» Your goal
Reproduce the records below exactly as they appear.

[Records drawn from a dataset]
=== Begin Enclosure ===
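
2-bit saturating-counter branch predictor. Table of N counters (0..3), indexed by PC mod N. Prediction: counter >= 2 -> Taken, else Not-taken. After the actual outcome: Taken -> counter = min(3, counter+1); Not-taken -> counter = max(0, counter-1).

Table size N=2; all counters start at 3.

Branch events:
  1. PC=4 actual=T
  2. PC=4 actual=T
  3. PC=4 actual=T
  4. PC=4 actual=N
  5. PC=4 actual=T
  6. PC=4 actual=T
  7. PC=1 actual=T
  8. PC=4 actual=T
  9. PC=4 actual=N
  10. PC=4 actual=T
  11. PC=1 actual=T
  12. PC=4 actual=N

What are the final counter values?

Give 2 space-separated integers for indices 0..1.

Answer: 2 3

Derivation:
Ev 1: PC=4 idx=0 pred=T actual=T -> ctr[0]=3
Ev 2: PC=4 idx=0 pred=T actual=T -> ctr[0]=3
Ev 3: PC=4 idx=0 pred=T actual=T -> ctr[0]=3
Ev 4: PC=4 idx=0 pred=T actual=N -> ctr[0]=2
Ev 5: PC=4 idx=0 pred=T actual=T -> ctr[0]=3
Ev 6: PC=4 idx=0 pred=T actual=T -> ctr[0]=3
Ev 7: PC=1 idx=1 pred=T actual=T -> ctr[1]=3
Ev 8: PC=4 idx=0 pred=T actual=T -> ctr[0]=3
Ev 9: PC=4 idx=0 pred=T actual=N -> ctr[0]=2
Ev 10: PC=4 idx=0 pred=T actual=T -> ctr[0]=3
Ev 11: PC=1 idx=1 pred=T actual=T -> ctr[1]=3
Ev 12: PC=4 idx=0 pred=T actual=N -> ctr[0]=2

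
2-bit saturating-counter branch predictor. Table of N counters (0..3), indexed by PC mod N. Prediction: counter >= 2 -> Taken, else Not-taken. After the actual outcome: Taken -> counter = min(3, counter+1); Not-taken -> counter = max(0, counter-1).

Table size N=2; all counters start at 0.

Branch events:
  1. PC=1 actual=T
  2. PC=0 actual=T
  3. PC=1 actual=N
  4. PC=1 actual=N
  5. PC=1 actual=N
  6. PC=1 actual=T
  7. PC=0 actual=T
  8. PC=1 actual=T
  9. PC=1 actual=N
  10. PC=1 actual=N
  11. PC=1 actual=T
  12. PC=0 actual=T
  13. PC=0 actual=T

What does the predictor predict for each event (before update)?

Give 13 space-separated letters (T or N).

Ev 1: PC=1 idx=1 pred=N actual=T -> ctr[1]=1
Ev 2: PC=0 idx=0 pred=N actual=T -> ctr[0]=1
Ev 3: PC=1 idx=1 pred=N actual=N -> ctr[1]=0
Ev 4: PC=1 idx=1 pred=N actual=N -> ctr[1]=0
Ev 5: PC=1 idx=1 pred=N actual=N -> ctr[1]=0
Ev 6: PC=1 idx=1 pred=N actual=T -> ctr[1]=1
Ev 7: PC=0 idx=0 pred=N actual=T -> ctr[0]=2
Ev 8: PC=1 idx=1 pred=N actual=T -> ctr[1]=2
Ev 9: PC=1 idx=1 pred=T actual=N -> ctr[1]=1
Ev 10: PC=1 idx=1 pred=N actual=N -> ctr[1]=0
Ev 11: PC=1 idx=1 pred=N actual=T -> ctr[1]=1
Ev 12: PC=0 idx=0 pred=T actual=T -> ctr[0]=3
Ev 13: PC=0 idx=0 pred=T actual=T -> ctr[0]=3

Answer: N N N N N N N N T N N T T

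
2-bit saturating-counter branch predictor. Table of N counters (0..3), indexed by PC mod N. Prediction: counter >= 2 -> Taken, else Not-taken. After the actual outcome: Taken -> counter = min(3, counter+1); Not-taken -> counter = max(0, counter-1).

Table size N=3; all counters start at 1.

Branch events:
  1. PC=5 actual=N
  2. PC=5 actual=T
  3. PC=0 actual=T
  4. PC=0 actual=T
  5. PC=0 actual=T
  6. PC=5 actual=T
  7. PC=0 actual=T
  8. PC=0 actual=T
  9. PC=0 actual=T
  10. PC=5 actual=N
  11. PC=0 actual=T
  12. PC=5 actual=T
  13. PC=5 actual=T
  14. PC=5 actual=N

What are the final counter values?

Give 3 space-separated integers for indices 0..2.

Ev 1: PC=5 idx=2 pred=N actual=N -> ctr[2]=0
Ev 2: PC=5 idx=2 pred=N actual=T -> ctr[2]=1
Ev 3: PC=0 idx=0 pred=N actual=T -> ctr[0]=2
Ev 4: PC=0 idx=0 pred=T actual=T -> ctr[0]=3
Ev 5: PC=0 idx=0 pred=T actual=T -> ctr[0]=3
Ev 6: PC=5 idx=2 pred=N actual=T -> ctr[2]=2
Ev 7: PC=0 idx=0 pred=T actual=T -> ctr[0]=3
Ev 8: PC=0 idx=0 pred=T actual=T -> ctr[0]=3
Ev 9: PC=0 idx=0 pred=T actual=T -> ctr[0]=3
Ev 10: PC=5 idx=2 pred=T actual=N -> ctr[2]=1
Ev 11: PC=0 idx=0 pred=T actual=T -> ctr[0]=3
Ev 12: PC=5 idx=2 pred=N actual=T -> ctr[2]=2
Ev 13: PC=5 idx=2 pred=T actual=T -> ctr[2]=3
Ev 14: PC=5 idx=2 pred=T actual=N -> ctr[2]=2

Answer: 3 1 2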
=== End Enclosure ===
» Answer to this exercise
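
2-bit saturating-counter branch predictor. Table of N counters (0..3), indexed by PC mod N. Prediction: counter >= 2 -> Taken, else Not-taken. After the actual outcome: Taken -> counter = min(3, counter+1); Not-taken -> counter = max(0, counter-1).

Table size N=2; all counters start at 3.

Branch events:
  1. PC=4 actual=T
  2. PC=4 actual=T
  3. PC=4 actual=T
  4. PC=4 actual=N
  5. PC=4 actual=T
  6. PC=4 actual=T
  7. PC=1 actual=T
  8. PC=4 actual=T
  9. PC=4 actual=N
  10. PC=4 actual=T
  11. PC=1 actual=T
  12. PC=4 actual=N

What are the final counter values?

Give 2 space-separated integers for indices 0..1.

Answer: 2 3

Derivation:
Ev 1: PC=4 idx=0 pred=T actual=T -> ctr[0]=3
Ev 2: PC=4 idx=0 pred=T actual=T -> ctr[0]=3
Ev 3: PC=4 idx=0 pred=T actual=T -> ctr[0]=3
Ev 4: PC=4 idx=0 pred=T actual=N -> ctr[0]=2
Ev 5: PC=4 idx=0 pred=T actual=T -> ctr[0]=3
Ev 6: PC=4 idx=0 pred=T actual=T -> ctr[0]=3
Ev 7: PC=1 idx=1 pred=T actual=T -> ctr[1]=3
Ev 8: PC=4 idx=0 pred=T actual=T -> ctr[0]=3
Ev 9: PC=4 idx=0 pred=T actual=N -> ctr[0]=2
Ev 10: PC=4 idx=0 pred=T actual=T -> ctr[0]=3
Ev 11: PC=1 idx=1 pred=T actual=T -> ctr[1]=3
Ev 12: PC=4 idx=0 pred=T actual=N -> ctr[0]=2

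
2-bit saturating-counter branch predictor. Table of N counters (0..3), indexed by PC mod N. Prediction: counter >= 2 -> Taken, else Not-taken. After the actual outcome: Taken -> counter = min(3, counter+1); Not-taken -> counter = max(0, counter-1).

Table size N=2; all counters start at 0.

Branch events:
  1. PC=1 actual=T
  2. PC=0 actual=T
  3. PC=1 actual=N
  4. PC=1 actual=N
  5. PC=1 actual=N
  6. PC=1 actual=T
  7. PC=0 actual=T
  8. PC=1 actual=T
  9. PC=1 actual=N
  10. PC=1 actual=N
  11. PC=1 actual=T
  12. PC=0 actual=T
  13. PC=0 actual=T

What does the predictor predict for each event (before update)?

Give 13 space-separated letters (T or N).

Ev 1: PC=1 idx=1 pred=N actual=T -> ctr[1]=1
Ev 2: PC=0 idx=0 pred=N actual=T -> ctr[0]=1
Ev 3: PC=1 idx=1 pred=N actual=N -> ctr[1]=0
Ev 4: PC=1 idx=1 pred=N actual=N -> ctr[1]=0
Ev 5: PC=1 idx=1 pred=N actual=N -> ctr[1]=0
Ev 6: PC=1 idx=1 pred=N actual=T -> ctr[1]=1
Ev 7: PC=0 idx=0 pred=N actual=T -> ctr[0]=2
Ev 8: PC=1 idx=1 pred=N actual=T -> ctr[1]=2
Ev 9: PC=1 idx=1 pred=T actual=N -> ctr[1]=1
Ev 10: PC=1 idx=1 pred=N actual=N -> ctr[1]=0
Ev 11: PC=1 idx=1 pred=N actual=T -> ctr[1]=1
Ev 12: PC=0 idx=0 pred=T actual=T -> ctr[0]=3
Ev 13: PC=0 idx=0 pred=T actual=T -> ctr[0]=3

Answer: N N N N N N N N T N N T T

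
2-bit saturating-counter branch predictor. Table of N counters (0..3), indexed by PC mod N. Prediction: counter >= 2 -> Taken, else Not-taken. After the actual outcome: Taken -> counter = min(3, counter+1); Not-taken -> counter = max(0, counter-1).

Table size N=3; all counters start at 1.

Branch events:
  1. PC=5 actual=N
  2. PC=5 actual=T
  3. PC=0 actual=T
  4. PC=0 actual=T
  5. PC=0 actual=T
  6. PC=5 actual=T
  7. PC=0 actual=T
  8. PC=0 actual=T
  9. PC=0 actual=T
  10. PC=5 actual=N
  11. PC=0 actual=T
  12. PC=5 actual=T
  13. PC=5 actual=T
  14. PC=5 actual=N

What are the final counter values?

Give 3 space-separated integers for indices 0..2.

Ev 1: PC=5 idx=2 pred=N actual=N -> ctr[2]=0
Ev 2: PC=5 idx=2 pred=N actual=T -> ctr[2]=1
Ev 3: PC=0 idx=0 pred=N actual=T -> ctr[0]=2
Ev 4: PC=0 idx=0 pred=T actual=T -> ctr[0]=3
Ev 5: PC=0 idx=0 pred=T actual=T -> ctr[0]=3
Ev 6: PC=5 idx=2 pred=N actual=T -> ctr[2]=2
Ev 7: PC=0 idx=0 pred=T actual=T -> ctr[0]=3
Ev 8: PC=0 idx=0 pred=T actual=T -> ctr[0]=3
Ev 9: PC=0 idx=0 pred=T actual=T -> ctr[0]=3
Ev 10: PC=5 idx=2 pred=T actual=N -> ctr[2]=1
Ev 11: PC=0 idx=0 pred=T actual=T -> ctr[0]=3
Ev 12: PC=5 idx=2 pred=N actual=T -> ctr[2]=2
Ev 13: PC=5 idx=2 pred=T actual=T -> ctr[2]=3
Ev 14: PC=5 idx=2 pred=T actual=N -> ctr[2]=2

Answer: 3 1 2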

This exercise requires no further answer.